#### [TASK DIRECTIONS]
Scan the entries below. Report each line where the string "obstacles" occurs.

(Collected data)
= Beginning of Section =
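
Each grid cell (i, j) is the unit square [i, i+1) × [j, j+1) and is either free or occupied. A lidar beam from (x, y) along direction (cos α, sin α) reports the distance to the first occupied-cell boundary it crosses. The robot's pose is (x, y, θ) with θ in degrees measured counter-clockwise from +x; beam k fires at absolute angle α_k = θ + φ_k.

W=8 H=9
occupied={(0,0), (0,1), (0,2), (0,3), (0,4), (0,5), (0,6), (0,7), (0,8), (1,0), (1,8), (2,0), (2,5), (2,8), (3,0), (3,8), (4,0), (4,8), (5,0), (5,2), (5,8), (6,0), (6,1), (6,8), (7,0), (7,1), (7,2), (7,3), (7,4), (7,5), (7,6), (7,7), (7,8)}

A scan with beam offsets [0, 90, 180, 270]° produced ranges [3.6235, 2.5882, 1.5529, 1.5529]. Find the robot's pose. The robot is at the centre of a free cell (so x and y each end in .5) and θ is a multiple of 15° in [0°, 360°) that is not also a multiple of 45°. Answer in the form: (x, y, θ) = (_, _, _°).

(x, y, θ) = (5.5, 4.5, 75°)

Enumerate (i+0.5, j+0.5, θ) over the 39 free cells and 16 admissible headings. For each, cast all 4 beams and compare to the given ranges.
  (3.5, 7.5, 75°): beam 1 = 0.5176 ≠ 3.6235 ✗
  (1.5, 3.5, 150°): beam 1 = 0.5774 ≠ 3.6235 ✗
  (3.5, 2.5, 330°): beam 1 = 2.8868 ≠ 3.6235 ✗
  …
  (5.5, 4.5, 75°): r_1=3.6235, r_2=2.5882, r_3=1.5529, r_4=1.5529 — all match ✓
Only this pose fits every beam.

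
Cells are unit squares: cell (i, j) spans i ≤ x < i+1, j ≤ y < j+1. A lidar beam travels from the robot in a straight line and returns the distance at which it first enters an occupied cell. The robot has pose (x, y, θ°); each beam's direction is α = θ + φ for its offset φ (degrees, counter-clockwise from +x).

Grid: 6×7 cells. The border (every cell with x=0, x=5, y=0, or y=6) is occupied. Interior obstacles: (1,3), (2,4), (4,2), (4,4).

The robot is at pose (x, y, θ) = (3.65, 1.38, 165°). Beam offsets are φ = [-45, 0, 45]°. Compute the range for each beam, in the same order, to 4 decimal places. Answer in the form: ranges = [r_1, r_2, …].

beam 1: φ=-45°, α=120°
  direction (-0.5000, 0.8660); cell (3,1); t to first gridline: x 1.3000, y 0.7159 (then +2.0000 / +1.1547)
    (3,2) via y @ 0.7159
    (2,2) via x @ 1.3000
    (2,3) via y @ 1.8706
    (2,4) via y @ 3.0253  # hit
  → r_1 = 3.0253
beam 2: φ=0°, α=165°
  direction (-0.9659, 0.2588); cell (3,1); t to first gridline: x 0.6729, y 2.3955 (then +1.0353 / +3.8637)
    (2,1) via x @ 0.6729
    (1,1) via x @ 1.7082
    (1,2) via y @ 2.3955
    (0,2) via x @ 2.7435  # hit
  → r_2 = 2.7435
beam 3: φ=45°, α=210°
  direction (-0.8660, -0.5000); cell (3,1); t to first gridline: x 0.7506, y 0.7600 (then +1.1547 / +2.0000)
    (2,1) via x @ 0.7506
    (2,0) via y @ 0.7600  # hit
  → r_3 = 0.7600

ranges = [3.0253, 2.7435, 0.7600]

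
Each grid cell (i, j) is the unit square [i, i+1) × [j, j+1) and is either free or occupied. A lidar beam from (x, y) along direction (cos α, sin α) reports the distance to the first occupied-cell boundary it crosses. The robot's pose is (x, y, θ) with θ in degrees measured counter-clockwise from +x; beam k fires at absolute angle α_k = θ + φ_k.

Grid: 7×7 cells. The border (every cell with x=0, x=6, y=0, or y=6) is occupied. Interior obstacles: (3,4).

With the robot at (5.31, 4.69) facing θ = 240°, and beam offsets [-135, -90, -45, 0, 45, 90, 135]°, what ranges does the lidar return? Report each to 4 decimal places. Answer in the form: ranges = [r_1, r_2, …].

ranges = [1.3562, 2.6200, 1.3562, 4.2608, 2.6660, 0.7967, 0.7143]

beam 1: φ=-135°, α=105°
  d=(-0.2588,0.9659)  start (5,4)  tX=1.1977 tY=0.3209  stride 1/|dx|=3.8637 1/|dy|=1.0353
    cross y-line → (5,5), t=0.3209
    cross x-line → (4,5), t=1.1977
    cross y-line → (4,6), t=1.3562 (wall)
  → r_1 = 1.3562
beam 2: φ=-90°, α=150°
  d=(-0.8660,0.5000)  start (5,4)  tX=0.3580 tY=0.6200  stride 1/|dx|=1.1547 1/|dy|=2.0000
    cross x-line → (4,4), t=0.3580
    cross y-line → (4,5), t=0.6200
    cross x-line → (3,5), t=1.5127
    cross y-line → (3,6), t=2.6200 (wall)
  → r_2 = 2.6200
beam 3: φ=-45°, α=195°
  d=(-0.9659,-0.2588)  start (5,4)  tX=0.3209 tY=2.6660  stride 1/|dx|=1.0353 1/|dy|=3.8637
    cross x-line → (4,4), t=0.3209
    cross x-line → (3,4), t=1.3562 (wall)
  → r_3 = 1.3562
beam 4: φ=0°, α=240°
  d=(-0.5000,-0.8660)  start (5,4)  tX=0.6200 tY=0.7967  stride 1/|dx|=2.0000 1/|dy|=1.1547
    cross x-line → (4,4), t=0.6200
    cross y-line → (4,3), t=0.7967
    cross y-line → (4,2), t=1.9514
    cross x-line → (3,2), t=2.6200
    cross y-line → (3,1), t=3.1061
    cross y-line → (3,0), t=4.2608 (wall)
  → r_4 = 4.2608
beam 5: φ=45°, α=285°
  d=(0.2588,-0.9659)  start (5,4)  tX=2.6660 tY=0.7143  stride 1/|dx|=3.8637 1/|dy|=1.0353
    cross y-line → (5,3), t=0.7143
    cross y-line → (5,2), t=1.7496
    cross x-line → (6,2), t=2.6660 (wall)
  → r_5 = 2.6660
beam 6: φ=90°, α=330°
  d=(0.8660,-0.5000)  start (5,4)  tX=0.7967 tY=1.3800  stride 1/|dx|=1.1547 1/|dy|=2.0000
    cross x-line → (6,4), t=0.7967 (wall)
  → r_6 = 0.7967
beam 7: φ=135°, α=15°
  d=(0.9659,0.2588)  start (5,4)  tX=0.7143 tY=1.1977  stride 1/|dx|=1.0353 1/|dy|=3.8637
    cross x-line → (6,4), t=0.7143 (wall)
  → r_7 = 0.7143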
= End of Section =
#### [REPLY TO THE TASK]
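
Grid: 6×7 cells. The border (every cell with x=0, x=5, y=0, or y=6) is occupied. Interior obstacles: (1,3), (2,4), (4,2), (4,4).
Grid: 7×7 cells. The border (every cell with x=0, x=6, y=0, or y=6) is occupied. Interior obstacles: (3,4).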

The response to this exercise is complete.